- _What is expected_
The answer must consist of every line from the entries below that contains the word "each".

- _Records for processing_
*** Block opens ***

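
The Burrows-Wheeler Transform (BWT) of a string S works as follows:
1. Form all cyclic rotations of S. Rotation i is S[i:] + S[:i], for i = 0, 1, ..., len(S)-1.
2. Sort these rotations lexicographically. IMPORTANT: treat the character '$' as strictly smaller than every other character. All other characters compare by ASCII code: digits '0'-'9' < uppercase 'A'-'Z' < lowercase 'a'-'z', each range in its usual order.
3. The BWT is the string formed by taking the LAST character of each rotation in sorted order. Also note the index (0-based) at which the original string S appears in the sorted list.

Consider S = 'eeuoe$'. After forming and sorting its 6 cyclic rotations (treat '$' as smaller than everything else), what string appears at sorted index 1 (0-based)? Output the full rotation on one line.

All 6 rotations (rotation i = S[i:]+S[:i]):
  rot[0] = eeuoe$
  rot[1] = euoe$e
  rot[2] = uoe$ee
  rot[3] = oe$eeu
  rot[4] = e$eeuo
  rot[5] = $eeuoe
Sorted (with $ < everything):
  sorted[0] = $eeuoe
  sorted[1] = e$eeuo
  sorted[2] = eeuoe$
  sorted[3] = euoe$e
  sorted[4] = oe$eeu
  sorted[5] = uoe$ee
sorted[1] = e$eeuo

Answer: e$eeuo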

*** Block closes ***

- _Solution for this task_
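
2. Sort these rotations lexicographically. IMPORTANT: treat the character '$' as strictly smaller than every other character. All other characters compare by ASCII code: digits '0'-'9' < uppercase 'A'-'Z' < lowercase 'a'-'z', each range in its usual order.
3. The BWT is the string formed by taking the LAST character of each rotation in sorted order. Also note the index (0-based) at which the original string S appears in the sorted list.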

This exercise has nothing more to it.